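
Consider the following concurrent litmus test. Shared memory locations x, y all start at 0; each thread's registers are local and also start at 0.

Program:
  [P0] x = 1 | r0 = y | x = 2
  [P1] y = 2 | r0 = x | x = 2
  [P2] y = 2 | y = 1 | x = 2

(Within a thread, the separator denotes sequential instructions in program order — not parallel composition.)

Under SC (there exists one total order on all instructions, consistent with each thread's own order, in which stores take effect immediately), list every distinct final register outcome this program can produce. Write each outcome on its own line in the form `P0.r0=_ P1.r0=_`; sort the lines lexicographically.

outcome vector order: (P0.r0,P1.r0)
|SC outcomes| = 8

P0.r0=0 P1.r0=1
P0.r0=0 P1.r0=2
P0.r0=1 P1.r0=0
P0.r0=1 P1.r0=1
P0.r0=1 P1.r0=2
P0.r0=2 P1.r0=0
P0.r0=2 P1.r0=1
P0.r0=2 P1.r0=2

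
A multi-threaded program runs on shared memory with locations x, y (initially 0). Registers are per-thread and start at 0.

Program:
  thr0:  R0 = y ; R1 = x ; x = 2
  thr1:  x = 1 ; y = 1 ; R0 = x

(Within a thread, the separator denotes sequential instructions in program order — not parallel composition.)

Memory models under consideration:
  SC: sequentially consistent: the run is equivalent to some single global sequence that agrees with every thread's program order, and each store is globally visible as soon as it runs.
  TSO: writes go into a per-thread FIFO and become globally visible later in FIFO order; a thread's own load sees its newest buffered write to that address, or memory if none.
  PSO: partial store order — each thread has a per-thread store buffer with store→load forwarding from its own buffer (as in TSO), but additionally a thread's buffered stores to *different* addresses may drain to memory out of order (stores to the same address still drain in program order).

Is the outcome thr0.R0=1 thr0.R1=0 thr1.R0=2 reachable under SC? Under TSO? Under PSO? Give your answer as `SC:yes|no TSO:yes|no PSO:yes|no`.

outcome vector order: (thr0.R0,thr0.R1,thr1.R0)
SC: 6 outcomes — {0/0/1; 0/0/2; 0/1/1; 0/1/2; 1/1/1; 1/1/2}
TSO: 6 outcomes — {0/0/1; 0/0/2; 0/1/1; 0/1/2; 1/1/1; 1/1/2}
PSO: 8 outcomes — {0/0/1; 0/0/2; 0/1/1; 0/1/2; 1/0/1; 1/0/2; 1/1/1; 1/1/2}
target 1/0/2 ∈ {PSO}

SC:no TSO:no PSO:yes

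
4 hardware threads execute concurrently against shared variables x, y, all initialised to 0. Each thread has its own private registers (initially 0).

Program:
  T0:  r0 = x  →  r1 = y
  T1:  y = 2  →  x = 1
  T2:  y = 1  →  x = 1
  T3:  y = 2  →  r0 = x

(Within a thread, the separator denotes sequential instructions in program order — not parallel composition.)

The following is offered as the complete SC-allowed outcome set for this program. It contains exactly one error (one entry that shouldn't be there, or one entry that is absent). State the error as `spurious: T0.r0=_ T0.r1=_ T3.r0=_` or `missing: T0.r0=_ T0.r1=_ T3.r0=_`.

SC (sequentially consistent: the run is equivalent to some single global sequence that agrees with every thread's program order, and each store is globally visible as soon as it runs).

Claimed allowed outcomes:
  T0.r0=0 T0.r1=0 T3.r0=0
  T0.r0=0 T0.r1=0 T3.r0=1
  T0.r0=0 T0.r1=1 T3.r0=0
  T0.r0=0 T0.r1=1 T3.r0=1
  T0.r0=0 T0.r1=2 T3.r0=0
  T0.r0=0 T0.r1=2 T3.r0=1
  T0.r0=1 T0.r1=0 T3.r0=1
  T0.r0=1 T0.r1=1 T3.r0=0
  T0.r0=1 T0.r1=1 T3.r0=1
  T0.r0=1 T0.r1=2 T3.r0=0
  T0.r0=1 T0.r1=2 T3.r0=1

spurious: T0.r0=1 T0.r1=0 T3.r0=1

outcome vector order: (T0.r0,T0.r1,T3.r0)
SC: 10 outcomes — {000, 001, 010, 011, 020, 021, 110, 111, 120, 121}
claimed∖SC = {101}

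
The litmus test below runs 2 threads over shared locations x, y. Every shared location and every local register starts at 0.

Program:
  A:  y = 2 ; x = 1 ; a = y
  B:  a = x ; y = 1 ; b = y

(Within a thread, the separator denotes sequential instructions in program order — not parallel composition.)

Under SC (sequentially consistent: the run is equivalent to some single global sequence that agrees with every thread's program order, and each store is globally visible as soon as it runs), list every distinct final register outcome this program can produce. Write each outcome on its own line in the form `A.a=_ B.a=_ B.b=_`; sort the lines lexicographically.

outcome vector order: (A.a,B.a,B.b)
|SC outcomes| = 5

A.a=1 B.a=0 B.b=1
A.a=1 B.a=1 B.b=1
A.a=2 B.a=0 B.b=1
A.a=2 B.a=0 B.b=2
A.a=2 B.a=1 B.b=1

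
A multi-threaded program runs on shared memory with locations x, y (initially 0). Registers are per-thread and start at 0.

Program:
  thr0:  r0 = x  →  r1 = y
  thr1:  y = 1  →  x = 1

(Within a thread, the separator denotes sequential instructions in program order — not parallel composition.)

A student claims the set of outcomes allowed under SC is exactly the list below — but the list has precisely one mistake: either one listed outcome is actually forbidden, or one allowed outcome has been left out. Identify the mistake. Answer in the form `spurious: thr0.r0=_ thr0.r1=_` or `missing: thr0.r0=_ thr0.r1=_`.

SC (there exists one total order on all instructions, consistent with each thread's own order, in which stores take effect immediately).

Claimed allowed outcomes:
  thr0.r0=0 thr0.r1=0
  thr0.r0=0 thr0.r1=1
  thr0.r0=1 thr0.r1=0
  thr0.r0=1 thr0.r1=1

outcome vector order: (thr0.r0,thr0.r1)
under SC → <0 0>; <0 1>; <1 1>
claimed∖SC = {<1 0>}

spurious: thr0.r0=1 thr0.r1=0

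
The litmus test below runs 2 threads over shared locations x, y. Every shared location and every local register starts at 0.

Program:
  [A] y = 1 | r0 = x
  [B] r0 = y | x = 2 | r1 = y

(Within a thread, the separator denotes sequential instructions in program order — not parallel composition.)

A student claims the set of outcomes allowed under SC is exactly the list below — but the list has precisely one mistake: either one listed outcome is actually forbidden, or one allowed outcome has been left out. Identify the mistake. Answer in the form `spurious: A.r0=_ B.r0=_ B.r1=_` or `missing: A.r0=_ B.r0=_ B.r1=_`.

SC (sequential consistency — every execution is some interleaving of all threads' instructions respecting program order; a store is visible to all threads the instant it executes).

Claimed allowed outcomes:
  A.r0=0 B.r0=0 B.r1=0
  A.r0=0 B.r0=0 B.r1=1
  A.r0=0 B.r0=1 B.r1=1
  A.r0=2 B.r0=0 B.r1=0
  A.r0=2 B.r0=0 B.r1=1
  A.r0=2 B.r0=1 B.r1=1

spurious: A.r0=0 B.r0=0 B.r1=0

outcome vector order: (A.r0,B.r0,B.r1)
SC (5): 0/0/1 0/1/1 2/0/0 2/0/1 2/1/1
claimed∖SC = {0/0/0}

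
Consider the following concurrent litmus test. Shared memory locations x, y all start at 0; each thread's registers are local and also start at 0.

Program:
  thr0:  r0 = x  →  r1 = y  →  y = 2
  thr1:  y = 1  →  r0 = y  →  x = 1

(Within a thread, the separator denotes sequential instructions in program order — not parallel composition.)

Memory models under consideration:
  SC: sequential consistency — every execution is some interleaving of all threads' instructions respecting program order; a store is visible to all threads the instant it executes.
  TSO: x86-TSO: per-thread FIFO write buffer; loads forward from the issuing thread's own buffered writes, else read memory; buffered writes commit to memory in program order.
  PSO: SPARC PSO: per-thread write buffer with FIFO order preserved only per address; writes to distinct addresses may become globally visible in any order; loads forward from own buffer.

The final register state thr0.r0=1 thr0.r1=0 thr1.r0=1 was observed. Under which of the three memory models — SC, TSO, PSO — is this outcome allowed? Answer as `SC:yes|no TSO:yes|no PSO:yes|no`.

outcome vector order: (thr0.r0,thr0.r1,thr1.r0)
under SC → <0 0 1>, <0 0 2>, <0 1 1>, <0 1 2>, <1 1 1>
under TSO → <0 0 1>, <0 0 2>, <0 1 1>, <0 1 2>, <1 1 1>
under PSO → <0 0 1>, <0 0 2>, <0 1 1>, <0 1 2>, <1 0 1>, <1 1 1>
target <1 0 1> ∈ {PSO}

SC:no TSO:no PSO:yes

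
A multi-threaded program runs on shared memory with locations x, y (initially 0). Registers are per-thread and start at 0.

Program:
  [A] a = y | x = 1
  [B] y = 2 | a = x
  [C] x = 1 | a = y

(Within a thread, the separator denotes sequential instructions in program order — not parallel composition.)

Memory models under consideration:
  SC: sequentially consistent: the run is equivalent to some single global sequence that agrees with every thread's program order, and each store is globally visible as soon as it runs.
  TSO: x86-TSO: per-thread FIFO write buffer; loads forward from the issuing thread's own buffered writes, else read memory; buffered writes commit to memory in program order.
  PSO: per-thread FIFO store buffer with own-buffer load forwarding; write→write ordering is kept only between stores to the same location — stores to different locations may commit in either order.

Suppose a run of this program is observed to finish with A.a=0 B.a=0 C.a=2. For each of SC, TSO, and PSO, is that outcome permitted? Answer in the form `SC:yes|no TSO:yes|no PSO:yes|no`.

SC:yes TSO:yes PSO:yes

outcome vector order: (A.a,B.a,C.a)
SC (6): <0 0 2>, <0 1 0>, <0 1 2>, <2 0 2>, <2 1 0>, <2 1 2>
TSO (8): <0 0 0>, <0 0 2>, <0 1 0>, <0 1 2>, <2 0 0>, <2 0 2>, <2 1 0>, <2 1 2>
PSO (8): <0 0 0>, <0 0 2>, <0 1 0>, <0 1 2>, <2 0 0>, <2 0 2>, <2 1 0>, <2 1 2>
target <0 0 2> ∈ {SC,TSO,PSO}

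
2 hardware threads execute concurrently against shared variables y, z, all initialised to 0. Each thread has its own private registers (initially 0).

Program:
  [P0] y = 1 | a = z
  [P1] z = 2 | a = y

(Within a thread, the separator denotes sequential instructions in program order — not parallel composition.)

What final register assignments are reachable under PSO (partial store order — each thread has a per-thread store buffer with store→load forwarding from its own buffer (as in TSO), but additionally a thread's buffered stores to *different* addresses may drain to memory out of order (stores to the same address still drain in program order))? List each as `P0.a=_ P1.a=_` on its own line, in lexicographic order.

outcome vector order: (P0.a,P1.a)
|PSO outcomes| = 4

P0.a=0 P1.a=0
P0.a=0 P1.a=1
P0.a=2 P1.a=0
P0.a=2 P1.a=1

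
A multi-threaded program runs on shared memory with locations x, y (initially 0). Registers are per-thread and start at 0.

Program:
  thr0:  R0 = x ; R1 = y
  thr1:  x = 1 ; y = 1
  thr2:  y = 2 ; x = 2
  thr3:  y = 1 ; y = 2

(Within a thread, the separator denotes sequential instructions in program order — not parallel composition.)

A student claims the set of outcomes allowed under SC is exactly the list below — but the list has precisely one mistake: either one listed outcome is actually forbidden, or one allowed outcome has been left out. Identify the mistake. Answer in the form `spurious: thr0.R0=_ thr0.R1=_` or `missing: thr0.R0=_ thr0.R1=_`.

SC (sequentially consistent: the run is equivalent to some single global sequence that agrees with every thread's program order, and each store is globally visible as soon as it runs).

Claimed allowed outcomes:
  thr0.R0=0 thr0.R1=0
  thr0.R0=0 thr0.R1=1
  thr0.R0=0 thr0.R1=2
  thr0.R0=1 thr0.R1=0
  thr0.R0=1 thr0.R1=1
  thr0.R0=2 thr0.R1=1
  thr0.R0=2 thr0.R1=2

outcome vector order: (thr0.R0,thr0.R1)
SC: 8 outcomes — {0/0; 0/1; 0/2; 1/0; 1/1; 1/2; 2/1; 2/2}
SC∖claimed = {1/2}

missing: thr0.R0=1 thr0.R1=2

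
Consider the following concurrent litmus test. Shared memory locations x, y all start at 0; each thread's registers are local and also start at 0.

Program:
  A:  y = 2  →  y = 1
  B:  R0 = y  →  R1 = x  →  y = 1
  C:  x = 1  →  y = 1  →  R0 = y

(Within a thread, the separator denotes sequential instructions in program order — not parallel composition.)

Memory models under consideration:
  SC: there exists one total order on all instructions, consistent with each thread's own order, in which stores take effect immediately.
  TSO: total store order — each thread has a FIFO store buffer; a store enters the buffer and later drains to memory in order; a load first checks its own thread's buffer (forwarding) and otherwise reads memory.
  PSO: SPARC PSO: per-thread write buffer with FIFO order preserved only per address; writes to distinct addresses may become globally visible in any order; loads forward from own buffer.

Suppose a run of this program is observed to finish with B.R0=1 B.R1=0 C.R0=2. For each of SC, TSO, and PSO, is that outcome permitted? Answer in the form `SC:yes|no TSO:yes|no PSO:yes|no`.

outcome vector order: (B.R0,B.R1,C.R0)
SC: 10 outcomes — {<0 0 1>, <0 0 2>, <0 1 1>, <0 1 2>, <1 0 1>, <1 1 1>, <1 1 2>, <2 0 1>, <2 1 1>, <2 1 2>}
TSO: 10 outcomes — {<0 0 1>, <0 0 2>, <0 1 1>, <0 1 2>, <1 0 1>, <1 1 1>, <1 1 2>, <2 0 1>, <2 1 1>, <2 1 2>}
PSO: 12 outcomes — {<0 0 1>, <0 0 2>, <0 1 1>, <0 1 2>, <1 0 1>, <1 0 2>, <1 1 1>, <1 1 2>, <2 0 1>, <2 0 2>, <2 1 1>, <2 1 2>}
target <1 0 2> ∈ {PSO}

SC:no TSO:no PSO:yes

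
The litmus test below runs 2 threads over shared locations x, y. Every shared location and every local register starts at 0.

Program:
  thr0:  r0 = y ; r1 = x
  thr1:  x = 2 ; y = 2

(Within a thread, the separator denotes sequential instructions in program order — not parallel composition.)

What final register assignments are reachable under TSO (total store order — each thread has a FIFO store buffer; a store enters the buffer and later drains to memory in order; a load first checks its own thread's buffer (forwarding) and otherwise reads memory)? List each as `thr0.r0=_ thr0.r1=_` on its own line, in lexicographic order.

thr0.r0=0 thr0.r1=0
thr0.r0=0 thr0.r1=2
thr0.r0=2 thr0.r1=2

outcome vector order: (thr0.r0,thr0.r1)
|TSO outcomes| = 3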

To do
Produce the lines from the top of the listing through the "TSO: writes go" line exactly as they appear, with no additional output.

Written answer
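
Consider the following concurrent litmus test. Shared memory locations x, y all start at 0; each thread's registers are local and also start at 0.

Program:
  [P0] x = 1 | r0 = y | x = 2
  [P1] y = 2 | r0 = x | x = 2
  [P2] y = 2 | y = 1 | x = 2

(Within a thread, the separator denotes sequential instructions in program order — not parallel composition.)

Under SC (there exists one total order on all instructions, consistent with each thread's own order, in which stores take effect immediately), list every distinct final register outcome this program can produce. Write each outcome on its own line in the form `P0.r0=_ P1.r0=_`; sort the lines lexicographically.

outcome vector order: (P0.r0,P1.r0)
|SC outcomes| = 8

P0.r0=0 P1.r0=1
P0.r0=0 P1.r0=2
P0.r0=1 P1.r0=0
P0.r0=1 P1.r0=1
P0.r0=1 P1.r0=2
P0.r0=2 P1.r0=0
P0.r0=2 P1.r0=1
P0.r0=2 P1.r0=2

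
A multi-threaded program runs on shared memory with locations x, y (initially 0). Registers are per-thread and start at 0.

Program:
  thr0:  R0 = y ; R1 = x ; x = 2
  thr1:  x = 1 ; y = 1 ; R0 = x

(Within a thread, the separator denotes sequential instructions in program order — not parallel composition.)

Memory models under consideration:
  SC: sequentially consistent: the run is equivalent to some single global sequence that agrees with every thread's program order, and each store is globally visible as soon as it runs.
  TSO: writes go into a per-thread FIFO and become globally visible later in FIFO order; a thread's own load sees its newest buffered write to that address, or memory if none.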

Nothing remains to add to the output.